Collected data:
Content starts

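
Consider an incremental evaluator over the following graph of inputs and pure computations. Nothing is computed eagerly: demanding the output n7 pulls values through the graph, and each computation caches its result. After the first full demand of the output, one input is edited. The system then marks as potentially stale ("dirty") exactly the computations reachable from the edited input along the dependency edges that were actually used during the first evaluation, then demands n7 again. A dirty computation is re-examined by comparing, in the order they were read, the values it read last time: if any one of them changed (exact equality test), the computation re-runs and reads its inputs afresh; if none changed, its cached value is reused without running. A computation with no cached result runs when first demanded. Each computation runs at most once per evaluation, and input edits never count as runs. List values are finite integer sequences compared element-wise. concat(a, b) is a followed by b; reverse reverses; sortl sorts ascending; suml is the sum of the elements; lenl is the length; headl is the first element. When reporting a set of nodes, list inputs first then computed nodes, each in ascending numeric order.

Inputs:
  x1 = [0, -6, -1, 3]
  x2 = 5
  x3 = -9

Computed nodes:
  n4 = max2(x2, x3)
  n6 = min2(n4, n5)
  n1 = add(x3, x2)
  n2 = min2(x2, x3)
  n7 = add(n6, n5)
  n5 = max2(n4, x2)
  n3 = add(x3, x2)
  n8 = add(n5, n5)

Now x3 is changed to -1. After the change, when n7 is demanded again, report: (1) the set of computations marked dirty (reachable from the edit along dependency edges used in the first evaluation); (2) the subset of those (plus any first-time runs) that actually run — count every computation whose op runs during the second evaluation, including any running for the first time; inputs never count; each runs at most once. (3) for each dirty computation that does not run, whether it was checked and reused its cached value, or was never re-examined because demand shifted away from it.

Initial pass — values computed on the first demand:
  n4 = max2(5, -9) = 5
  n5 = max2(5, 5) = 5
  n6 = min2(5, 5) = 5
  n7 = add(5, 5) = 10

Second demand — change propagation:
  n4: re-runs because x3 -9->-1; new result 5 (unchanged).
  n5: re-examined; everything it read last time is the same (n4 unchanged, x2 unchanged) — cache 5 kept, no run.
  n6: re-examined; everything it read last time is the same (n4 unchanged, n5 unchanged) — cache 5 kept, no run.
  n7: re-examined; everything it read last time is the same (n6 unchanged, n5 unchanged) — cache 10 kept, no run.

The important point: n4 recomputes to an identical value, and the output ends up unchanged.

Dirty set: n4, n5, n6, n7.
Run set: n4 (1 run).
Re-examined without running (cache reused): n5, n6, n7.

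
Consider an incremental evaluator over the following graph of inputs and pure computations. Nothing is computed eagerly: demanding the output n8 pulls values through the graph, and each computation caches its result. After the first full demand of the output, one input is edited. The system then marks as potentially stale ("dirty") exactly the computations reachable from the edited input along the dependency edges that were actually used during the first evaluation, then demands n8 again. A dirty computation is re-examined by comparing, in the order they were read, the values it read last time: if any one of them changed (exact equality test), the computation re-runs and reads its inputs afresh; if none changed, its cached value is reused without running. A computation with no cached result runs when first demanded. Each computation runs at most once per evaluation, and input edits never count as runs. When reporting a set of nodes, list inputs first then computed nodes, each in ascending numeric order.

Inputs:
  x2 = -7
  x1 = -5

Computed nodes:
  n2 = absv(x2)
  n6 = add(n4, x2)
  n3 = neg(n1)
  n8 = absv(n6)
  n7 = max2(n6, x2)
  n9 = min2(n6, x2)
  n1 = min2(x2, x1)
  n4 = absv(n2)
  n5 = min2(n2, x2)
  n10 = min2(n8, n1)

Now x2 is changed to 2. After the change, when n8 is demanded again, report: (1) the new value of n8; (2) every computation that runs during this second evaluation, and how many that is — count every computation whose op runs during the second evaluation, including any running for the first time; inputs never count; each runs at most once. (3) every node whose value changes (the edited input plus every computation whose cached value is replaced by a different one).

n8 now evaluates to 4.
Run set: n2, n4, n6, n8 (4 run).
Changed values: x2, n2, n4, n6, n8.

Initial pass — values computed on the first demand:
  n2 = absv(-7) = 7
  n4 = absv(7) = 7
  n6 = add(7, -7) = 0
  n8 = absv(0) = 0

Second demand — change propagation:
  n2: re-runs because x2 -7->2; new result 2.
  n4: re-runs because n2 7->2; new result 2.
  n6: re-runs because n4 7->2; x2 -7->2; new result 4.
  n8: re-runs because n6 0->4; new result 4.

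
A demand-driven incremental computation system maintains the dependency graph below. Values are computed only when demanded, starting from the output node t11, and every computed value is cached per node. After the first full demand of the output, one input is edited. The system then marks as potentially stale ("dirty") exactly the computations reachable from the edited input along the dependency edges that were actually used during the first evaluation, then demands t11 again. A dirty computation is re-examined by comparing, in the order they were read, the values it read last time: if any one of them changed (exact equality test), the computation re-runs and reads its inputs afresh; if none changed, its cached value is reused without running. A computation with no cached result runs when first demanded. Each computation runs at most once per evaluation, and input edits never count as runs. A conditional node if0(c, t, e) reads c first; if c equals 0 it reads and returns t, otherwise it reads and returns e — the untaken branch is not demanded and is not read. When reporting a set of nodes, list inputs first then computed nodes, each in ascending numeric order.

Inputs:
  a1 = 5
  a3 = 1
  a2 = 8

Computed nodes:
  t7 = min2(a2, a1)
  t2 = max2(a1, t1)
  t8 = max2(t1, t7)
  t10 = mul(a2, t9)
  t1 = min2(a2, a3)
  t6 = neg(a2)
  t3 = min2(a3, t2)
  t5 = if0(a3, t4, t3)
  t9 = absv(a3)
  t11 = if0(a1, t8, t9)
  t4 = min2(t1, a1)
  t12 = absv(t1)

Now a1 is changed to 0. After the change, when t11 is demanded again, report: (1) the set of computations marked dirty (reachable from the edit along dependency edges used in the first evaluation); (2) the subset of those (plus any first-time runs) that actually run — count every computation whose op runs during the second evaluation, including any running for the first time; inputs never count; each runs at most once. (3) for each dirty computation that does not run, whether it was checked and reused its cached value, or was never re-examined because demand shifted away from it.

First evaluation (everything demanded from the output):
  t9 = absv(1) = 1
  t11 = if0(a1=5 -> else branch t9) = 1

Propagation after the edit:
  t1: demanded for the first time — runs, produces 1.
  t7: demanded for the first time — runs, produces 0.
  t8: demanded for the first time — runs, produces 1.
  t11: runs — a1 5->0; result 1 (same value as before).

Key observation: a condition flipped, so demand reaches new nodes — t1, t7, t8 run for the first time.

Marked dirty: t11.
Computations that run: t1, t7, t8, t11 — 4 in total.
Every dirty computation ran.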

Content ends

Every entry above should be transcribed exactly and in full.

=== Answer to the exercise ===
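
Consider an incremental evaluator over the following graph of inputs and pure computations. Nothing is computed eagerly: demanding the output n7 pulls values through the graph, and each computation caches its result. After the first full demand of the output, one input is edited. The system then marks as potentially stale ("dirty") exactly the computations reachable from the edited input along the dependency edges that were actually used during the first evaluation, then demands n7 again. A dirty computation is re-examined by comparing, in the order they were read, the values it read last time: if any one of them changed (exact equality test), the computation re-runs and reads its inputs afresh; if none changed, its cached value is reused without running. A computation with no cached result runs when first demanded. Each computation runs at most once per evaluation, and input edits never count as runs. List values are finite integer sequences compared element-wise. concat(a, b) is a followed by b; reverse reverses; sortl sorts ascending; suml is the sum of the elements; lenl is the length; headl is the first element. When reporting a set of nodes, list inputs first then computed nodes, each in ascending numeric order.

Inputs:
  x1 = [0, -6, -1, 3]
  x2 = 5
  x3 = -9

Computed nodes:
  n4 = max2(x2, x3)
  n6 = min2(n4, n5)
  n1 = add(x3, x2)
  n2 = min2(x2, x3)
  n7 = add(n6, n5)
  n5 = max2(n4, x2)
  n3 = add(x3, x2)
  n8 = add(n5, n5)

Now x3 is changed to -1. After the change, when n7 is demanded again, report: (1) the set of computations marked dirty (reachable from the edit along dependency edges used in the first evaluation); (2) the subset of those (plus any first-time runs) that actually run — count every computation whose op runs during the second evaluation, including any running for the first time; inputs never count; each runs at most once. (3) for each dirty computation that does not run, whether it was checked and reused its cached value, or was never re-examined because demand shifted away from it.

Initial pass — values computed on the first demand:
  n4 = max2(5, -9) = 5
  n5 = max2(5, 5) = 5
  n6 = min2(5, 5) = 5
  n7 = add(5, 5) = 10

Second demand — change propagation:
  n4: re-runs because x3 -9->-1; new result 5 (unchanged).
  n5: re-examined; everything it read last time is the same (n4 unchanged, x2 unchanged) — cache 5 kept, no run.
  n6: re-examined; everything it read last time is the same (n4 unchanged, n5 unchanged) — cache 5 kept, no run.
  n7: re-examined; everything it read last time is the same (n6 unchanged, n5 unchanged) — cache 10 kept, no run.

The important point: n4 recomputes to an identical value, and the output ends up unchanged.

Dirty set: n4, n5, n6, n7.
Run set: n4 (1 run).
Re-examined without running (cache reused): n5, n6, n7.

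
Consider an incremental evaluator over the following graph of inputs and pure computations. Nothing is computed eagerly: demanding the output n8 pulls values through the graph, and each computation caches its result. After the first full demand of the output, one input is edited. The system then marks as potentially stale ("dirty") exactly the computations reachable from the edited input along the dependency edges that were actually used during the first evaluation, then demands n8 again. A dirty computation is re-examined by comparing, in the order they were read, the values it read last time: if any one of them changed (exact equality test), the computation re-runs and reads its inputs afresh; if none changed, its cached value is reused without running. A computation with no cached result runs when first demanded. Each computation runs at most once per evaluation, and input edits never count as runs. When reporting a set of nodes, list inputs first then computed nodes, each in ascending numeric order.

Inputs:
  x2 = -7
  x1 = -5

Computed nodes:
  n2 = absv(x2)
  n6 = add(n4, x2)
  n3 = neg(n1)
  n8 = absv(n6)
  n7 = max2(n6, x2)
  n9 = min2(n6, x2)
  n1 = min2(x2, x1)
  n4 = absv(n2)
  n5 = min2(n2, x2)
  n10 = min2(n8, n1)

Now x2 is changed to 2. After the change, when n8 is demanded again, report: (1) the new value of n8; (2) every computation that runs during this second evaluation, and how many that is — count every computation whose op runs during the second evaluation, including any running for the first time; inputs never count; each runs at most once. (3) every node whose value changes (the edited input plus every computation whose cached value is replaced by a different one).

n8 now evaluates to 4.
Run set: n2, n4, n6, n8 (4 run).
Changed values: x2, n2, n4, n6, n8.

Initial pass — values computed on the first demand:
  n2 = absv(-7) = 7
  n4 = absv(7) = 7
  n6 = add(7, -7) = 0
  n8 = absv(0) = 0

Second demand — change propagation:
  n2: re-runs because x2 -7->2; new result 2.
  n4: re-runs because n2 7->2; new result 2.
  n6: re-runs because n4 7->2; x2 -7->2; new result 4.
  n8: re-runs because n6 0->4; new result 4.

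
A demand-driven incremental computation system maintains the dependency graph below. Values are computed only when demanded, starting from the output node t11, and every computed value is cached per node. After the first full demand of the output, one input is edited. The system then marks as potentially stale ("dirty") exactly the computations reachable from the edited input along the dependency edges that were actually used during the first evaluation, then demands t11 again. A dirty computation is re-examined by comparing, in the order they were read, the values it read last time: if any one of them changed (exact equality test), the computation re-runs and reads its inputs afresh; if none changed, its cached value is reused without running. A computation with no cached result runs when first demanded. Each computation runs at most once per evaluation, and input edits never count as runs. A conditional node if0(c, t, e) reads c first; if c equals 0 it reads and returns t, otherwise it reads and returns e — the untaken branch is not demanded and is not read. When reporting a set of nodes, list inputs first then computed nodes, each in ascending numeric order.

Inputs:
  a1 = 5
  a3 = 1
  a2 = 8

Computed nodes:
  t7 = min2(a2, a1)
  t2 = max2(a1, t1)
  t8 = max2(t1, t7)
  t10 = mul(a2, t9)
  t1 = min2(a2, a3)
  t6 = neg(a2)
  t3 = min2(a3, t2)
  t5 = if0(a3, t4, t3)
  t9 = absv(a3)
  t11 = if0(a1, t8, t9)
  t4 = min2(t1, a1)
  t12 = absv(t1)

Now a1 is changed to 0. After the change, when t11 is demanded again, report: (1) the set of computations marked dirty (reachable from the edit along dependency edges used in the first evaluation); (2) the subset of those (plus any first-time runs) that actually run — count every computation whose op runs during the second evaluation, including any running for the first time; inputs never count; each runs at most once. (3) for each dirty computation that does not run, whether it was checked and reused its cached value, or was never re-examined because demand shifted away from it.

First evaluation (everything demanded from the output):
  t9 = absv(1) = 1
  t11 = if0(a1=5 -> else branch t9) = 1

Propagation after the edit:
  t1: demanded for the first time — runs, produces 1.
  t7: demanded for the first time — runs, produces 0.
  t8: demanded for the first time — runs, produces 1.
  t11: runs — a1 5->0; result 1 (same value as before).

Key observation: a condition flipped, so demand reaches new nodes — t1, t7, t8 run for the first time.

Marked dirty: t11.
Computations that run: t1, t7, t8, t11 — 4 in total.
Every dirty computation ran.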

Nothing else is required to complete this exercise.